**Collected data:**

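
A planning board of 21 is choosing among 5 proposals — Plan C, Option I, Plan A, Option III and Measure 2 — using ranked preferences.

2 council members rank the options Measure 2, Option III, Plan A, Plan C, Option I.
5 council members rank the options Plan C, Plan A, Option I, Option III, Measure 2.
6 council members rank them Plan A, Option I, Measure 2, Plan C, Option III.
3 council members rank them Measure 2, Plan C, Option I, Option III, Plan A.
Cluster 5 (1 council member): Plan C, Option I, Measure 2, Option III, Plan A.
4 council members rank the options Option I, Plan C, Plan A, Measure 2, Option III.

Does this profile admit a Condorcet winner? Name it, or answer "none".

none

Check each pair by majority over 21 ballots:
Plan C–Option I: Plan C 11–10.
Plan C vs Plan A: Plan C, 13–8.
Plan C vs Option III: Plan C wins 19–2.
Plan C vs Measure 2: Measure 2 wins 11–10.
Option I–Plan A: Plan A 13–8.
Option I vs Option III: Option I wins 19–2.
Option I–Measure 2: Option I 16–5.
Plan A vs Option III: Plan A wins 15–6.
Plan A–Measure 2: Plan A 15–6.
Option III vs Measure 2: Measure 2, 16–5.
No option is unbeaten: Plan C loses to Measure 2; Option I loses to Plan C; Plan A loses to Plan C; Option III loses to Plan C; Measure 2 loses to Option I. In particular Plan C beats Option I beats Measure 2 beats Plan C is a majority cycle — no Condorcet winner exists.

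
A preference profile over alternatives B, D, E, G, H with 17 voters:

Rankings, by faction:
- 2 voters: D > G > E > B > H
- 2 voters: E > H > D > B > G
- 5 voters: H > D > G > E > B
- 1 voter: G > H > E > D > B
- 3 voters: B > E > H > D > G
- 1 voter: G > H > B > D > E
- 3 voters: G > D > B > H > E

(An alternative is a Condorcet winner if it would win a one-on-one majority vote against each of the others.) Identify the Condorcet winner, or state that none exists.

Head-to-head results (17 voters):
B vs D: D, 13–4.
B vs E: E wins 10–7.
B–G: G 12–5.
B vs H: H, 9–8.
D–E: D 11–6.
D–G: D 12–5.
D vs H: H, 12–5.
E vs G: G wins 12–5.
E vs H: H wins 10–7.
G vs H: H wins 10–7.
H defeats every rival head-to-head and is the Condorcet winner.

H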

**What to produce:**
Copy out the entries above exactly as given, starting at the top and ending with the line containing "Cluster 5 (1"; include both and nothing more.

**Solution:**
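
A planning board of 21 is choosing among 5 proposals — Plan C, Option I, Plan A, Option III and Measure 2 — using ranked preferences.

2 council members rank the options Measure 2, Option III, Plan A, Plan C, Option I.
5 council members rank the options Plan C, Plan A, Option I, Option III, Measure 2.
6 council members rank them Plan A, Option I, Measure 2, Plan C, Option III.
3 council members rank them Measure 2, Plan C, Option I, Option III, Plan A.
Cluster 5 (1 council member): Plan C, Option I, Measure 2, Option III, Plan A.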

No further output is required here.